### ACTIVITY
Type out each entry exactly.

### RECORD EXTRACTS

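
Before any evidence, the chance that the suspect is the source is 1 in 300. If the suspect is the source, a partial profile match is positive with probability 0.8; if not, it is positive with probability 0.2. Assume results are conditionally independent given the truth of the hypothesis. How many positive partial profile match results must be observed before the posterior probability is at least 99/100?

8

Prior odds = (1/300)/(299/300) = 1/299.
Likelihood ratio of a positive = 0.8/0.2 = 4.
Target posterior odds = 0.99/0.01 = 99.
Require 4ⁿ ≥ 99 ÷ (1/299) = 29601.
4⁷ = 16384 falls short of 29601 but 4⁸ = 65536 reaches it, so n = 8.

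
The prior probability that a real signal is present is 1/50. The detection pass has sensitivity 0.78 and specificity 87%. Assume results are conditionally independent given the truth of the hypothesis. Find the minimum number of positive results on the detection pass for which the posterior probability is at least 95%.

4

Prior odds: 0.02 ÷ 0.98 = 1/49.
False-positive rate = 1 − 0.87 = 0.13; likelihood ratio of a positive = 0.78/0.13 = 6.
Target odds: 0.95 ÷ 0.05 = 19.
Need (1/49) × 6ⁿ ≥ 19, i.e. 6ⁿ ≥ 931.
6³ = 216 falls short of 931 but 6⁴ = 1296 reaches it, so n = 4.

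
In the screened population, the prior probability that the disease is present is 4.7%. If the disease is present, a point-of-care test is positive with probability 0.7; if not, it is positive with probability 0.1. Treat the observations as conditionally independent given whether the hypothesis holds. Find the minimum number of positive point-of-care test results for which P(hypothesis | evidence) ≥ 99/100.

Prior odds = 0.047/0.953 = 47/953.
Likelihood ratio of a positive = 0.7/0.1 = 7.
Target odds: 0.99 ÷ 0.01 = 99.
Require 7ⁿ ≥ 99 ÷ (47/953) = 94347/47.
7³ = 343 falls short of 94347/47 but 7⁴ = 2401 reaches it, so n = 4.

4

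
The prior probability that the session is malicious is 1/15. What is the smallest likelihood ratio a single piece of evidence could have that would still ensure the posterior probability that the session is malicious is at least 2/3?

28

Prior odds = (1/15)/(14/15) = 1/14.
Target odds = (2/3)/(1/3) = 2.
Required Bayes factor = 2 ÷ (1/14) = 28.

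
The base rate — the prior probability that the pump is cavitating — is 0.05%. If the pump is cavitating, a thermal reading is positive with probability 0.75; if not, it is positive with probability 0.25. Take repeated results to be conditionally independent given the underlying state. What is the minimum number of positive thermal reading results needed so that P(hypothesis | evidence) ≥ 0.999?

Prior odds = 0.0005/0.9995 = 1/1999.
Likelihood ratio of a positive = 0.75/0.25 = 3.
Target posterior odds = 0.999/0.001 = 999.
Require 3ⁿ ≥ 999 ÷ (1/1999) = 1997001.
3¹³ = 1594323 falls short of 1997001 but 3¹⁴ = 4782969 reaches it, so n = 14.

14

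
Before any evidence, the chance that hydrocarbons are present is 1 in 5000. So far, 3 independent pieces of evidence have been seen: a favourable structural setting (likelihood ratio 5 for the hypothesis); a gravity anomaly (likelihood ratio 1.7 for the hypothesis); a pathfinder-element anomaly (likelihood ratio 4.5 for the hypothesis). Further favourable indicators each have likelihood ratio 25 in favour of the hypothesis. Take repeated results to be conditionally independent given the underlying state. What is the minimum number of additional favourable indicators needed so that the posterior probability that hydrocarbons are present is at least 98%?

3

Prior odds = 0.0002/0.9998 = 1/4999.
Combined Bayes factor of the evidence already in hand = 5 × 1.7 × 4.5 = 38.25.
Odds after that evidence = (1/4999) × 38.25 = 153/19996.
Target odds = 0.98/0.02 = 49.
Need 25ⁿ ≥ 49 ÷ (153/19996) = 979804/153.
25² = 625 falls short of 979804/153 but 25³ = 15625 reaches it, so n = 3.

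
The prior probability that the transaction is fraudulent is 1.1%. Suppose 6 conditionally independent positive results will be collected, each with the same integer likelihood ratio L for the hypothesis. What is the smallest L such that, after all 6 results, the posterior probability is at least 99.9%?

Prior odds = 0.011/0.989 = 11/989.
Target odds = 0.999/0.001 = 999.
Need L⁶ ≥ 999 ÷ (11/989) = 988011/11.
6⁶ = 46656 < 988011/11 ≤ 117649 = 7⁶, so L = 7.

7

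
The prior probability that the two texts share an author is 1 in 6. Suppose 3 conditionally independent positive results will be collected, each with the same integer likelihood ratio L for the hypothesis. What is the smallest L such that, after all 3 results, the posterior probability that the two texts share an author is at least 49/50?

7

Prior odds = (1/6)/(5/6) = 0.2.
Target odds = 0.98/0.02 = 49.
Need L³ ≥ 49 ÷ 0.2 = 245.
6³ = 216 < 245 ≤ 343 = 7³, so L = 7.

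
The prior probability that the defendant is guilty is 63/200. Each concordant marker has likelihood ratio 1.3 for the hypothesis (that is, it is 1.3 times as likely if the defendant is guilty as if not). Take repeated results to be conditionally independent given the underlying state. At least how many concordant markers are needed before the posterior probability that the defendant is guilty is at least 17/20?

Prior odds = 0.315/0.685 = 63/137.
Likelihood ratio per concordant marker = 1.3.
Target odds: 0.85 ÷ 0.15 = 17/3.
Need (63/137) × 1.3ⁿ ≥ 17/3, i.e. 1.3ⁿ ≥ 2329/189.
1.3⁹ ≈10.6045 falls short of 2329/189 but 1.3¹⁰ ≈13.7858 reaches it, so n = 10.

10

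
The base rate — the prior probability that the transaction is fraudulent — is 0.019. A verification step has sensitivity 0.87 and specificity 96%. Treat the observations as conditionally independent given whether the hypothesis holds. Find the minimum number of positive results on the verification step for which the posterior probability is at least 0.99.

Prior odds = 0.019/0.981 = 19/981.
False-positive rate = 1 − 0.96 = 0.04; likelihood ratio of a positive = 0.87/0.04 = 21.75.
Target odds: 0.99 ÷ 0.01 = 99.
Require 21.75ⁿ ≥ 99 ÷ (19/981) = 97119/19.
21.75² = 473.0625 falls short of 97119/19 but 21.75³ = 658503/64 reaches it, so n = 3.

3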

### TASK RESPONSE
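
Before any evidence, the chance that the suspect is the source is 1 in 300. If the suspect is the source, a partial profile match is positive with probability 0.8; if not, it is positive with probability 0.2. Assume results are conditionally independent given the truth of the hypothesis. How many positive partial profile match results must be observed before the posterior probability is at least 99/100?

8

Prior odds = (1/300)/(299/300) = 1/299.
Likelihood ratio of a positive = 0.8/0.2 = 4.
Target posterior odds = 0.99/0.01 = 99.
Require 4ⁿ ≥ 99 ÷ (1/299) = 29601.
4⁷ = 16384 falls short of 29601 but 4⁸ = 65536 reaches it, so n = 8.

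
The prior probability that a real signal is present is 1/50. The detection pass has sensitivity 0.78 and specificity 87%. Assume results are conditionally independent given the truth of the hypothesis. Find the minimum number of positive results on the detection pass for which the posterior probability is at least 95%.

4

Prior odds: 0.02 ÷ 0.98 = 1/49.
False-positive rate = 1 − 0.87 = 0.13; likelihood ratio of a positive = 0.78/0.13 = 6.
Target odds: 0.95 ÷ 0.05 = 19.
Need (1/49) × 6ⁿ ≥ 19, i.e. 6ⁿ ≥ 931.
6³ = 216 falls short of 931 but 6⁴ = 1296 reaches it, so n = 4.

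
In the screened population, the prior probability that the disease is present is 4.7%. If the disease is present, a point-of-care test is positive with probability 0.7; if not, it is positive with probability 0.1. Treat the observations as conditionally independent given whether the hypothesis holds. Find the minimum number of positive point-of-care test results for which P(hypothesis | evidence) ≥ 99/100.

Prior odds = 0.047/0.953 = 47/953.
Likelihood ratio of a positive = 0.7/0.1 = 7.
Target odds: 0.99 ÷ 0.01 = 99.
Require 7ⁿ ≥ 99 ÷ (47/953) = 94347/47.
7³ = 343 falls short of 94347/47 but 7⁴ = 2401 reaches it, so n = 4.

4

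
The prior probability that the session is malicious is 1/15. What is the smallest likelihood ratio a single piece of evidence could have that would still ensure the posterior probability that the session is malicious is at least 2/3?

28

Prior odds = (1/15)/(14/15) = 1/14.
Target odds = (2/3)/(1/3) = 2.
Required Bayes factor = 2 ÷ (1/14) = 28.

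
The base rate — the prior probability that the pump is cavitating — is 0.05%. If the pump is cavitating, a thermal reading is positive with probability 0.75; if not, it is positive with probability 0.25. Take repeated results to be conditionally independent given the underlying state. What is the minimum number of positive thermal reading results needed so that P(hypothesis | evidence) ≥ 0.999?

Prior odds = 0.0005/0.9995 = 1/1999.
Likelihood ratio of a positive = 0.75/0.25 = 3.
Target posterior odds = 0.999/0.001 = 999.
Require 3ⁿ ≥ 999 ÷ (1/1999) = 1997001.
3¹³ = 1594323 falls short of 1997001 but 3¹⁴ = 4782969 reaches it, so n = 14.

14

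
Before any evidence, the chance that hydrocarbons are present is 1 in 5000. So far, 3 independent pieces of evidence have been seen: a favourable structural setting (likelihood ratio 5 for the hypothesis); a gravity anomaly (likelihood ratio 1.7 for the hypothesis); a pathfinder-element anomaly (likelihood ratio 4.5 for the hypothesis). Further favourable indicators each have likelihood ratio 25 in favour of the hypothesis. Take repeated results to be conditionally independent given the underlying state. What is the minimum number of additional favourable indicators needed so that the posterior probability that hydrocarbons are present is at least 98%?

3

Prior odds = 0.0002/0.9998 = 1/4999.
Combined Bayes factor of the evidence already in hand = 5 × 1.7 × 4.5 = 38.25.
Odds after that evidence = (1/4999) × 38.25 = 153/19996.
Target odds = 0.98/0.02 = 49.
Need 25ⁿ ≥ 49 ÷ (153/19996) = 979804/153.
25² = 625 falls short of 979804/153 but 25³ = 15625 reaches it, so n = 3.

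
The prior probability that the transaction is fraudulent is 1.1%. Suppose 6 conditionally independent positive results will be collected, each with the same integer likelihood ratio L for the hypothesis. What is the smallest L such that, after all 6 results, the posterior probability is at least 99.9%?

Prior odds = 0.011/0.989 = 11/989.
Target odds = 0.999/0.001 = 999.
Need L⁶ ≥ 999 ÷ (11/989) = 988011/11.
6⁶ = 46656 < 988011/11 ≤ 117649 = 7⁶, so L = 7.

7

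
The prior probability that the two texts share an author is 1 in 6. Suppose 3 conditionally independent positive results will be collected, each with the same integer likelihood ratio L for the hypothesis. What is the smallest L such that, after all 3 results, the posterior probability that the two texts share an author is at least 49/50?

7

Prior odds = (1/6)/(5/6) = 0.2.
Target odds = 0.98/0.02 = 49.
Need L³ ≥ 49 ÷ 0.2 = 245.
6³ = 216 < 245 ≤ 343 = 7³, so L = 7.

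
The prior probability that the defendant is guilty is 63/200. Each concordant marker has likelihood ratio 1.3 for the hypothesis (that is, it is 1.3 times as likely if the defendant is guilty as if not). Take repeated results to be conditionally independent given the underlying state. At least how many concordant markers are needed before the posterior probability that the defendant is guilty is at least 17/20?

Prior odds = 0.315/0.685 = 63/137.
Likelihood ratio per concordant marker = 1.3.
Target odds: 0.85 ÷ 0.15 = 17/3.
Need (63/137) × 1.3ⁿ ≥ 17/3, i.e. 1.3ⁿ ≥ 2329/189.
1.3⁹ ≈10.6045 falls short of 2329/189 but 1.3¹⁰ ≈13.7858 reaches it, so n = 10.

10

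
The base rate — the prior probability that the transaction is fraudulent — is 0.019. A verification step has sensitivity 0.87 and specificity 96%. Treat the observations as conditionally independent given whether the hypothesis holds. Find the minimum number of positive results on the verification step for which the posterior probability is at least 0.99.

Prior odds = 0.019/0.981 = 19/981.
False-positive rate = 1 − 0.96 = 0.04; likelihood ratio of a positive = 0.87/0.04 = 21.75.
Target odds: 0.99 ÷ 0.01 = 99.
Require 21.75ⁿ ≥ 99 ÷ (19/981) = 97119/19.
21.75² = 473.0625 falls short of 97119/19 but 21.75³ = 658503/64 reaches it, so n = 3.

3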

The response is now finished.